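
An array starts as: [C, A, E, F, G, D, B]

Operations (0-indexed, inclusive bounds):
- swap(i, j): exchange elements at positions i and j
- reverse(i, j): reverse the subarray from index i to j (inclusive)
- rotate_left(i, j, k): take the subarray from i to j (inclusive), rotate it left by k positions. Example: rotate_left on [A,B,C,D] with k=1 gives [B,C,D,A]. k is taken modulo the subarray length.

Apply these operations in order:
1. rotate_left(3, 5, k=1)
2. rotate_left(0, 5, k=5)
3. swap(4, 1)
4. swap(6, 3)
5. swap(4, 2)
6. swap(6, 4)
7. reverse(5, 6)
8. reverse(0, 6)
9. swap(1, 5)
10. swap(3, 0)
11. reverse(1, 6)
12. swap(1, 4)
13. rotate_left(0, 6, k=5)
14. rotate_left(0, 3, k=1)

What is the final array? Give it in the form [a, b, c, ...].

After 1 (rotate_left(3, 5, k=1)): [C, A, E, G, D, F, B]
After 2 (rotate_left(0, 5, k=5)): [F, C, A, E, G, D, B]
After 3 (swap(4, 1)): [F, G, A, E, C, D, B]
After 4 (swap(6, 3)): [F, G, A, B, C, D, E]
After 5 (swap(4, 2)): [F, G, C, B, A, D, E]
After 6 (swap(6, 4)): [F, G, C, B, E, D, A]
After 7 (reverse(5, 6)): [F, G, C, B, E, A, D]
After 8 (reverse(0, 6)): [D, A, E, B, C, G, F]
After 9 (swap(1, 5)): [D, G, E, B, C, A, F]
After 10 (swap(3, 0)): [B, G, E, D, C, A, F]
After 11 (reverse(1, 6)): [B, F, A, C, D, E, G]
After 12 (swap(1, 4)): [B, D, A, C, F, E, G]
After 13 (rotate_left(0, 6, k=5)): [E, G, B, D, A, C, F]
After 14 (rotate_left(0, 3, k=1)): [G, B, D, E, A, C, F]

Answer: [G, B, D, E, A, C, F]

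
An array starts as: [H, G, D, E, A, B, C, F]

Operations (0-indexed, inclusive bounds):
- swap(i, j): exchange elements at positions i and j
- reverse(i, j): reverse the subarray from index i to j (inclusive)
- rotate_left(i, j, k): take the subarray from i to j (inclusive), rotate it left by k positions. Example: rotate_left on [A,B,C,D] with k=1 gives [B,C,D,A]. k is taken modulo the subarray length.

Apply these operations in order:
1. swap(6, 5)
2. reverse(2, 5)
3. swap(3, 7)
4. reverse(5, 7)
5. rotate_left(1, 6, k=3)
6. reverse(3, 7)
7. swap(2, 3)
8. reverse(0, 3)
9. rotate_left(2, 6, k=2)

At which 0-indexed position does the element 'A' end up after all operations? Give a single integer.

After 1 (swap(6, 5)): [H, G, D, E, A, C, B, F]
After 2 (reverse(2, 5)): [H, G, C, A, E, D, B, F]
After 3 (swap(3, 7)): [H, G, C, F, E, D, B, A]
After 4 (reverse(5, 7)): [H, G, C, F, E, A, B, D]
After 5 (rotate_left(1, 6, k=3)): [H, E, A, B, G, C, F, D]
After 6 (reverse(3, 7)): [H, E, A, D, F, C, G, B]
After 7 (swap(2, 3)): [H, E, D, A, F, C, G, B]
After 8 (reverse(0, 3)): [A, D, E, H, F, C, G, B]
After 9 (rotate_left(2, 6, k=2)): [A, D, F, C, G, E, H, B]

Answer: 0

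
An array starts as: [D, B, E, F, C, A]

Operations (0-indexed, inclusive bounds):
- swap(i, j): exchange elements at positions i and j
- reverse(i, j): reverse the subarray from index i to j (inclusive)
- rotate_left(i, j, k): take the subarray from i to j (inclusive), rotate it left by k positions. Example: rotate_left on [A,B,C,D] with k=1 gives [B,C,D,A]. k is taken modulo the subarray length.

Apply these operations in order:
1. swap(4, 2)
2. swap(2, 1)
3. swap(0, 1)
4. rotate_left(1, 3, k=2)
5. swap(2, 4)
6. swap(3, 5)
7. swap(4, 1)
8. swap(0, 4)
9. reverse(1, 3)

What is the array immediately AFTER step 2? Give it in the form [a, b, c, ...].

Answer: [D, C, B, F, E, A]

Derivation:
After 1 (swap(4, 2)): [D, B, C, F, E, A]
After 2 (swap(2, 1)): [D, C, B, F, E, A]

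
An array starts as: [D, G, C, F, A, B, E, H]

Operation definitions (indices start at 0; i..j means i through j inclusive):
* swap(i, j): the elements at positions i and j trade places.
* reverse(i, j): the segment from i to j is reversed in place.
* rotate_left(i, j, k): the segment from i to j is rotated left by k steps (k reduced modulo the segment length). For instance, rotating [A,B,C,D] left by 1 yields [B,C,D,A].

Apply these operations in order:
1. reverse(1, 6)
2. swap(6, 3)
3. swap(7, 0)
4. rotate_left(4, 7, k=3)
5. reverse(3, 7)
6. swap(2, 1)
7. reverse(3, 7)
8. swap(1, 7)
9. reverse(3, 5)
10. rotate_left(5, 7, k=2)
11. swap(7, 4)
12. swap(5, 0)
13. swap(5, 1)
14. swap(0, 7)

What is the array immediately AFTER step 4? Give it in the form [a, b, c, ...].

After 1 (reverse(1, 6)): [D, E, B, A, F, C, G, H]
After 2 (swap(6, 3)): [D, E, B, G, F, C, A, H]
After 3 (swap(7, 0)): [H, E, B, G, F, C, A, D]
After 4 (rotate_left(4, 7, k=3)): [H, E, B, G, D, F, C, A]

Answer: [H, E, B, G, D, F, C, A]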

▬▬▬▬▬▬▬▬▬▬

EXERCISE DIRECTIONS
When a line in the data contains the string "segment", copy that line.

OUTPUT OF THE TASK
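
* reverse(i, j): the segment from i to j is reversed in place.
* rotate_left(i, j, k): the segment from i to j is rotated left by k steps (k reduced modulo the segment length). For instance, rotating [A,B,C,D] left by 1 yields [B,C,D,A].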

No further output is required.